▶ [Action item] From the line containing "q = (0.707107, 0.500000, 0.000000, 0.500000)" onward, retype each line of the entries below exactly, last line included.

▶ [Data section]
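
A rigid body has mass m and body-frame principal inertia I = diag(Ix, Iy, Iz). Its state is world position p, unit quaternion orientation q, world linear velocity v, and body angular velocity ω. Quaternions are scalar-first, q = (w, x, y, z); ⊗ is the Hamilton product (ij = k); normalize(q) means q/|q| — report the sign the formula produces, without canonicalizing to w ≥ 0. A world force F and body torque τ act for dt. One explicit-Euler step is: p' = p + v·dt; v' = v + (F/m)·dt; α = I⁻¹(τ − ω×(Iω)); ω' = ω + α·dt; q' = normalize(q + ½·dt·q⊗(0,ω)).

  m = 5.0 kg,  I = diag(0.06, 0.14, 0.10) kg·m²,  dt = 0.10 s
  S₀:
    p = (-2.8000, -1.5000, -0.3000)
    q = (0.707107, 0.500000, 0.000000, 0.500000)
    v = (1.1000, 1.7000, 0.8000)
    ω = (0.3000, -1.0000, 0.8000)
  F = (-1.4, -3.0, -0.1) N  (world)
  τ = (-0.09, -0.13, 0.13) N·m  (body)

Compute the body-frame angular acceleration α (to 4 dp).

precession coupling ω×(Iω) = (0.0320, -0.0096, -0.0240)
angular accel α = (-2.0333, -0.8600, 1.5400)

α = (-2.0333, -0.8600, 1.5400)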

▶ [Task answer]
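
    q = (0.707107, 0.500000, 0.000000, 0.500000)
    v = (1.1000, 1.7000, 0.8000)
    ω = (0.3000, -1.0000, 0.8000)
  F = (-1.4, -3.0, -0.1) N  (world)
  τ = (-0.09, -0.13, 0.13) N·m  (body)

Compute the body-frame angular acceleration α (to 4 dp).

precession coupling ω×(Iω) = (0.0320, -0.0096, -0.0240)
angular accel α = (-2.0333, -0.8600, 1.5400)

α = (-2.0333, -0.8600, 1.5400)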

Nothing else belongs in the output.